• [MATERIAL FOR THE TASK]:
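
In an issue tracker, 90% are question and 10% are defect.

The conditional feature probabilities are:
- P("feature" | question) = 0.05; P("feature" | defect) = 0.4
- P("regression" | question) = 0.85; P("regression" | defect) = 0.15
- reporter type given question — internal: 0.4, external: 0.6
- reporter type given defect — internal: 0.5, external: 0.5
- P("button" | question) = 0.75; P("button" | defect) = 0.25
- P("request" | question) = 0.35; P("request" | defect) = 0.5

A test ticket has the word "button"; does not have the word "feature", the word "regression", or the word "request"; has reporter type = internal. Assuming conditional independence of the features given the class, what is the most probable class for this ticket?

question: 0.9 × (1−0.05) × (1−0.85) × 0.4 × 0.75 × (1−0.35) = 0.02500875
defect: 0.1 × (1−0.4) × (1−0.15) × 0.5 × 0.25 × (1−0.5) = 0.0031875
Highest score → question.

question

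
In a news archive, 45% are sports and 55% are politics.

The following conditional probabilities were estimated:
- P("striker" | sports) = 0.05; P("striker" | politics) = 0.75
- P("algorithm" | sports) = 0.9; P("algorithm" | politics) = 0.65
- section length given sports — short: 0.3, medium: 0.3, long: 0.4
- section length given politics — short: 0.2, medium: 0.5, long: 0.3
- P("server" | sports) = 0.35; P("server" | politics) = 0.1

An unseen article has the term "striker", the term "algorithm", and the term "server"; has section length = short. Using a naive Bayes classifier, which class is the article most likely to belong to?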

--

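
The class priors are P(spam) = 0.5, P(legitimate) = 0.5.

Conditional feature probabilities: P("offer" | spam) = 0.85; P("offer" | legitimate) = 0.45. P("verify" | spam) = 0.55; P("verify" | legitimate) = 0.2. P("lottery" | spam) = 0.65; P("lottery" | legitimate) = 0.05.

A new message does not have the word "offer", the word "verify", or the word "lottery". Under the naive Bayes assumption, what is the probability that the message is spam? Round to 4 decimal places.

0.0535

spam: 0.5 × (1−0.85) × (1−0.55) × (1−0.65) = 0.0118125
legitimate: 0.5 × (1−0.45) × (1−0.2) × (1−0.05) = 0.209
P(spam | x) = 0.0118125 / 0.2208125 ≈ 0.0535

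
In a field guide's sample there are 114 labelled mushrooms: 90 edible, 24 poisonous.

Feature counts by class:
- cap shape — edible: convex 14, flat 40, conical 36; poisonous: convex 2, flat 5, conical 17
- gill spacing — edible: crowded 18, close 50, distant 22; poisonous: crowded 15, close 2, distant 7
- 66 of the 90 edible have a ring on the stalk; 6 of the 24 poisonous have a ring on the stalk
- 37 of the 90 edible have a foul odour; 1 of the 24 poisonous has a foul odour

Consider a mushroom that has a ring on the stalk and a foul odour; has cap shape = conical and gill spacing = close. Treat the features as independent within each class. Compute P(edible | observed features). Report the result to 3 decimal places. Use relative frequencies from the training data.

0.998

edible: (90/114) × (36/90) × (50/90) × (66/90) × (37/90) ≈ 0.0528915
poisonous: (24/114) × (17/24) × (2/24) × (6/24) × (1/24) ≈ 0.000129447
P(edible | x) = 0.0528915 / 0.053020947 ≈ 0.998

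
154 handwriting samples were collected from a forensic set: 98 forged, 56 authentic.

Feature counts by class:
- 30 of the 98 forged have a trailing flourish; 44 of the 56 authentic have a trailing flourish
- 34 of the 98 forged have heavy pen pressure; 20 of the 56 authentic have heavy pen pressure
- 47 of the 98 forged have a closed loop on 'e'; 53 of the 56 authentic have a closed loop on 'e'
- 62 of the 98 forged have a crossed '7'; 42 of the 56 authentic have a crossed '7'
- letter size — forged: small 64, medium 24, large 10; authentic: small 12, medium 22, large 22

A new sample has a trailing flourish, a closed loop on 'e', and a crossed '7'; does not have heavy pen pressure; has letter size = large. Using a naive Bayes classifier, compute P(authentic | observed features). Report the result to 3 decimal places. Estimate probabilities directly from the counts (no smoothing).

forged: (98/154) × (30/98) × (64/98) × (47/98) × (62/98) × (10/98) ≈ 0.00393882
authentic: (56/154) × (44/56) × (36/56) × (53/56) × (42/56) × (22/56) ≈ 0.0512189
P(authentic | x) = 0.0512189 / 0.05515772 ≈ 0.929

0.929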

* * *

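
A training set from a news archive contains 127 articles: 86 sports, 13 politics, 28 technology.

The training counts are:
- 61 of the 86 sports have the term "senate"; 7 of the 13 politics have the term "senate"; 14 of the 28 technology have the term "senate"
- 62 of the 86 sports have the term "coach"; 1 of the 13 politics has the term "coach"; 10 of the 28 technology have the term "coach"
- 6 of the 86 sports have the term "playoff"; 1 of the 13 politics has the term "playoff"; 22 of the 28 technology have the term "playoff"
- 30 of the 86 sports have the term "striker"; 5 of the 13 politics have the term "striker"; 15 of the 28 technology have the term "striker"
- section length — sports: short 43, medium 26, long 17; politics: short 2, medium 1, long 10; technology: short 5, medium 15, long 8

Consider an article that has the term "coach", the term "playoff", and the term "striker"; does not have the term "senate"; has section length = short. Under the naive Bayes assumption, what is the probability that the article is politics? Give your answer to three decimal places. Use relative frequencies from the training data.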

• [PROBLEM DETAILS]:
Give again, word for word, every line of the listing above from the one with "In an issue" to the one with "An unseen article", both inclusive, and nothing beyond them.

• [WRITTEN SOLUTION]:
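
In an issue tracker, 90% are question and 10% are defect.

The conditional feature probabilities are:
- P("feature" | question) = 0.05; P("feature" | defect) = 0.4
- P("regression" | question) = 0.85; P("regression" | defect) = 0.15
- reporter type given question — internal: 0.4, external: 0.6
- reporter type given defect — internal: 0.5, external: 0.5
- P("button" | question) = 0.75; P("button" | defect) = 0.25
- P("request" | question) = 0.35; P("request" | defect) = 0.5

A test ticket has the word "button"; does not have the word "feature", the word "regression", or the word "request"; has reporter type = internal. Assuming conditional independence of the features given the class, what is the most probable class for this ticket?

question: 0.9 × (1−0.05) × (1−0.85) × 0.4 × 0.75 × (1−0.35) = 0.02500875
defect: 0.1 × (1−0.4) × (1−0.15) × 0.5 × 0.25 × (1−0.5) = 0.0031875
Highest score → question.

question

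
In a news archive, 45% are sports and 55% are politics.

The following conditional probabilities were estimated:
- P("striker" | sports) = 0.05; P("striker" | politics) = 0.75
- P("algorithm" | sports) = 0.9; P("algorithm" | politics) = 0.65
- section length given sports — short: 0.3, medium: 0.3, long: 0.4
- section length given politics — short: 0.2, medium: 0.5, long: 0.3
- P("server" | sports) = 0.35; P("server" | politics) = 0.1

An unseen article has the term "striker", the term "algorithm", and the term "server"; has section length = short. Using a naive Bayes classifier, which class is the article most likely to belong to?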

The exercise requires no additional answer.